Supplied entries

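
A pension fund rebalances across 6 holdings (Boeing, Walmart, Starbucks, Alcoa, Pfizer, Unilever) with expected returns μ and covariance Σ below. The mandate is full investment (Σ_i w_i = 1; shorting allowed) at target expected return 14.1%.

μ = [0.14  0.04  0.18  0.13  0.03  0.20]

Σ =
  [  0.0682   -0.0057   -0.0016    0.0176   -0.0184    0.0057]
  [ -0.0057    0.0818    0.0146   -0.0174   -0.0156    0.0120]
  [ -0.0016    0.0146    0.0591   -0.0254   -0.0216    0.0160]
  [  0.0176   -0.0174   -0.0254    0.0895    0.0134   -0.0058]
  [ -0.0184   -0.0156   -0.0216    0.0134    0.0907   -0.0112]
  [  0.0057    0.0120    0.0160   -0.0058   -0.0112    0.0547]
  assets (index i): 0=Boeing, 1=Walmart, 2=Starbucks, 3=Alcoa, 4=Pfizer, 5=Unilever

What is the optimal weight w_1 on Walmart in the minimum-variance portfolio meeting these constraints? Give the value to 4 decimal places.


u=Σ⁻¹μ = [1.8259  0.3011  3.7912  2.1606  1.6906  2.8663]
v=Σ⁻¹𝟙 = [17.6001  14.6754  25.1966  15.1473  22.3699  12.0443]
a=μᵀu=1.854928  b=𝟙ᵀu=12.635539  c=𝟙ᵀv=107.033692  D=ac−b²=38.882917
λ₁=(c·0.141−b)/D = (107.033692·0.141−12.635539)/38.882917 = 0.063169
λ₂=(a−b·0.141)/D = (1.854928−12.635539·0.141)/38.882917 = 0.001886
w* = 0.063169·u + 0.001886·v:
  w_0 = 0.063169·1.8259 + 0.001886·17.6001 = 0.1485  (Boeing)
  w_1 = 0.063169·0.3011 + 0.001886·14.6754 = 0.0467  (Walmart)
  w_2 = 0.063169·3.7912 + 0.001886·25.1966 = 0.2870  (Starbucks)
  w_3 = 0.063169·2.1606 + 0.001886·15.1473 = 0.1650  (Alcoa)
  w_4 = 0.063169·1.6906 + 0.001886·22.3699 = 0.1490  (Pfizer)
  w_5 = 0.063169·2.8663 + 0.001886·12.0443 = 0.2038  (Unilever)
Σw_i=1.0000  μᵀw=0.1410
σ²=wᵀΣw=λ₁·μ_p+λ₂ = 0.063169·0.141 + 0.001886 = 0.010792 ≈ 0.0108

0.0467


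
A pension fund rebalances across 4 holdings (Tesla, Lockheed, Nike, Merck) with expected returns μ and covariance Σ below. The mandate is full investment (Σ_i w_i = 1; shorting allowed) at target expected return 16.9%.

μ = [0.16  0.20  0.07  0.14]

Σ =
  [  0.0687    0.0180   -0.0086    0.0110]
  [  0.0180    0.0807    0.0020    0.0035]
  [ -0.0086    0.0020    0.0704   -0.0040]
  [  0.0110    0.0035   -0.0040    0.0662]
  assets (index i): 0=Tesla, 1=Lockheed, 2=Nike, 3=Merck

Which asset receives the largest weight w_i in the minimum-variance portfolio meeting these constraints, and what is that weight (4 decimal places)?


Lockheed (0.4371)

u=Σ⁻¹μ = [1.6725  1.9961  1.2446  1.8066]
v=Σ⁻¹𝟙 = [12.1283  8.6943  16.2125  13.6104]
a=μᵀu=1.006855  b=𝟙ᵀu=6.719716  c=𝟙ᵀv=50.645455  D=ac−b²=5.838031
λ₁=(c·0.169−b)/D = (50.645455·0.169−6.719716)/5.838031 = 0.315066
λ₂=(a−b·0.169)/D = (1.006855−6.719716·0.169)/5.838031 = -0.022058
w* = 0.315066·u + -0.022058·v:
  w_0 = 0.315066·1.6725 + -0.022058·12.1283 = 0.2594  (Tesla)
  w_1 = 0.315066·1.9961 + -0.022058·8.6943 = 0.4371  (Lockheed)
  w_2 = 0.315066·1.2446 + -0.022058·16.2125 = 0.0345  (Nike)
  w_3 = 0.315066·1.8066 + -0.022058·13.6104 = 0.2690  (Merck)
Σw_i=1.0000  μᵀw=0.1690
σ²=wᵀΣw=λ₁·μ_p+λ₂ = 0.315066·0.169 + -0.022058 = 0.031188 ≈ 0.0312


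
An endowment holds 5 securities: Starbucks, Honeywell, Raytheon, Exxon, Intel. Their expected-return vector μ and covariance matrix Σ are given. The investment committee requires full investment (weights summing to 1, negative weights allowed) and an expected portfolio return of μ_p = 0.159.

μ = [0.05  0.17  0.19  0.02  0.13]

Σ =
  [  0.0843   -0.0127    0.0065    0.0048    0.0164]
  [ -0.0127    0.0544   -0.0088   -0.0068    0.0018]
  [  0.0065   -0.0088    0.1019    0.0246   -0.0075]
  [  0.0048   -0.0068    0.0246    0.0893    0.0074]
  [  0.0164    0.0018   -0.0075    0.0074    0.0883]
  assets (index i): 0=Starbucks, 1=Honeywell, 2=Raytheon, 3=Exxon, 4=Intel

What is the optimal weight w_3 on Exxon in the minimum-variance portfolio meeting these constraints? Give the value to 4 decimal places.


x=Σ⁻¹μ = [0.6790  3.5704  2.3124  -0.3016  1.4950]
y=Σ⁻¹𝟙 = [12.5167  23.6853  9.5197  8.9962  8.5721]
a=μᵀx=1.268612  b=𝟙ᵀx=7.755377  c=𝟙ᵀy=63.290045  D=ac−b²=20.144634
λ₁=(c·0.159−b)/D = (63.290045·0.159−7.755377)/20.144634 = 0.114559
λ₂=(a−b·0.159)/D = (1.268612−7.755377·0.159)/20.144634 = 0.001763
w* = 0.114559·x + 0.001763·y:
  w_0 = 0.114559·0.6790 + 0.001763·12.5167 = 0.0999  (Starbucks)
  w_1 = 0.114559·3.5704 + 0.001763·23.6853 = 0.4508  (Honeywell)
  w_2 = 0.114559·2.3124 + 0.001763·9.5197 = 0.2817  (Raytheon)
  w_3 = 0.114559·-0.3016 + 0.001763·8.9962 = -0.0187  (Exxon)
  w_4 = 0.114559·1.4950 + 0.001763·8.5721 = 0.1864  (Intel)
Σw_i=1.0000  μᵀw=0.1590
σ²=wᵀΣw=λ₁·μ_p+λ₂ = 0.114559·0.159 + 0.001763 = 0.019977 ≈ 0.0200

-0.0187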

Requirement
Write the whole listing out again exactly.

The answer
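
A pension fund rebalances across 6 holdings (Boeing, Walmart, Starbucks, Alcoa, Pfizer, Unilever) with expected returns μ and covariance Σ below. The mandate is full investment (Σ_i w_i = 1; shorting allowed) at target expected return 14.1%.

μ = [0.14  0.04  0.18  0.13  0.03  0.20]

Σ =
  [  0.0682   -0.0057   -0.0016    0.0176   -0.0184    0.0057]
  [ -0.0057    0.0818    0.0146   -0.0174   -0.0156    0.0120]
  [ -0.0016    0.0146    0.0591   -0.0254   -0.0216    0.0160]
  [  0.0176   -0.0174   -0.0254    0.0895    0.0134   -0.0058]
  [ -0.0184   -0.0156   -0.0216    0.0134    0.0907   -0.0112]
  [  0.0057    0.0120    0.0160   -0.0058   -0.0112    0.0547]
  assets (index i): 0=Boeing, 1=Walmart, 2=Starbucks, 3=Alcoa, 4=Pfizer, 5=Unilever

What is the optimal weight w_1 on Walmart in the minimum-variance portfolio meeting these constraints? Give the value to 4 decimal places.


u=Σ⁻¹μ = [1.8259  0.3011  3.7912  2.1606  1.6906  2.8663]
v=Σ⁻¹𝟙 = [17.6001  14.6754  25.1966  15.1473  22.3699  12.0443]
a=μᵀu=1.854928  b=𝟙ᵀu=12.635539  c=𝟙ᵀv=107.033692  D=ac−b²=38.882917
λ₁=(c·0.141−b)/D = (107.033692·0.141−12.635539)/38.882917 = 0.063169
λ₂=(a−b·0.141)/D = (1.854928−12.635539·0.141)/38.882917 = 0.001886
w* = 0.063169·u + 0.001886·v:
  w_0 = 0.063169·1.8259 + 0.001886·17.6001 = 0.1485  (Boeing)
  w_1 = 0.063169·0.3011 + 0.001886·14.6754 = 0.0467  (Walmart)
  w_2 = 0.063169·3.7912 + 0.001886·25.1966 = 0.2870  (Starbucks)
  w_3 = 0.063169·2.1606 + 0.001886·15.1473 = 0.1650  (Alcoa)
  w_4 = 0.063169·1.6906 + 0.001886·22.3699 = 0.1490  (Pfizer)
  w_5 = 0.063169·2.8663 + 0.001886·12.0443 = 0.2038  (Unilever)
Σw_i=1.0000  μᵀw=0.1410
σ²=wᵀΣw=λ₁·μ_p+λ₂ = 0.063169·0.141 + 0.001886 = 0.010792 ≈ 0.0108

0.0467


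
A pension fund rebalances across 4 holdings (Tesla, Lockheed, Nike, Merck) with expected returns μ and covariance Σ below. The mandate is full investment (Σ_i w_i = 1; shorting allowed) at target expected return 16.9%.

μ = [0.16  0.20  0.07  0.14]

Σ =
  [  0.0687    0.0180   -0.0086    0.0110]
  [  0.0180    0.0807    0.0020    0.0035]
  [ -0.0086    0.0020    0.0704   -0.0040]
  [  0.0110    0.0035   -0.0040    0.0662]
  assets (index i): 0=Tesla, 1=Lockheed, 2=Nike, 3=Merck

Which asset receives the largest weight w_i in the minimum-variance portfolio meeting these constraints, and what is that weight (4 decimal places)?


Lockheed (0.4371)

u=Σ⁻¹μ = [1.6725  1.9961  1.2446  1.8066]
v=Σ⁻¹𝟙 = [12.1283  8.6943  16.2125  13.6104]
a=μᵀu=1.006855  b=𝟙ᵀu=6.719716  c=𝟙ᵀv=50.645455  D=ac−b²=5.838031
λ₁=(c·0.169−b)/D = (50.645455·0.169−6.719716)/5.838031 = 0.315066
λ₂=(a−b·0.169)/D = (1.006855−6.719716·0.169)/5.838031 = -0.022058
w* = 0.315066·u + -0.022058·v:
  w_0 = 0.315066·1.6725 + -0.022058·12.1283 = 0.2594  (Tesla)
  w_1 = 0.315066·1.9961 + -0.022058·8.6943 = 0.4371  (Lockheed)
  w_2 = 0.315066·1.2446 + -0.022058·16.2125 = 0.0345  (Nike)
  w_3 = 0.315066·1.8066 + -0.022058·13.6104 = 0.2690  (Merck)
Σw_i=1.0000  μᵀw=0.1690
σ²=wᵀΣw=λ₁·μ_p+λ₂ = 0.315066·0.169 + -0.022058 = 0.031188 ≈ 0.0312


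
An endowment holds 5 securities: Starbucks, Honeywell, Raytheon, Exxon, Intel. Their expected-return vector μ and covariance matrix Σ are given. The investment committee requires full investment (weights summing to 1, negative weights allowed) and an expected portfolio return of μ_p = 0.159.

μ = [0.05  0.17  0.19  0.02  0.13]

Σ =
  [  0.0843   -0.0127    0.0065    0.0048    0.0164]
  [ -0.0127    0.0544   -0.0088   -0.0068    0.0018]
  [  0.0065   -0.0088    0.1019    0.0246   -0.0075]
  [  0.0048   -0.0068    0.0246    0.0893    0.0074]
  [  0.0164    0.0018   -0.0075    0.0074    0.0883]
  assets (index i): 0=Starbucks, 1=Honeywell, 2=Raytheon, 3=Exxon, 4=Intel

What is the optimal weight w_3 on Exxon in the minimum-variance portfolio meeting these constraints? Give the value to 4 decimal places.


x=Σ⁻¹μ = [0.6790  3.5704  2.3124  -0.3016  1.4950]
y=Σ⁻¹𝟙 = [12.5167  23.6853  9.5197  8.9962  8.5721]
a=μᵀx=1.268612  b=𝟙ᵀx=7.755377  c=𝟙ᵀy=63.290045  D=ac−b²=20.144634
λ₁=(c·0.159−b)/D = (63.290045·0.159−7.755377)/20.144634 = 0.114559
λ₂=(a−b·0.159)/D = (1.268612−7.755377·0.159)/20.144634 = 0.001763
w* = 0.114559·x + 0.001763·y:
  w_0 = 0.114559·0.6790 + 0.001763·12.5167 = 0.0999  (Starbucks)
  w_1 = 0.114559·3.5704 + 0.001763·23.6853 = 0.4508  (Honeywell)
  w_2 = 0.114559·2.3124 + 0.001763·9.5197 = 0.2817  (Raytheon)
  w_3 = 0.114559·-0.3016 + 0.001763·8.9962 = -0.0187  (Exxon)
  w_4 = 0.114559·1.4950 + 0.001763·8.5721 = 0.1864  (Intel)
Σw_i=1.0000  μᵀw=0.1590
σ²=wᵀΣw=λ₁·μ_p+λ₂ = 0.114559·0.159 + 0.001763 = 0.019977 ≈ 0.0200

-0.0187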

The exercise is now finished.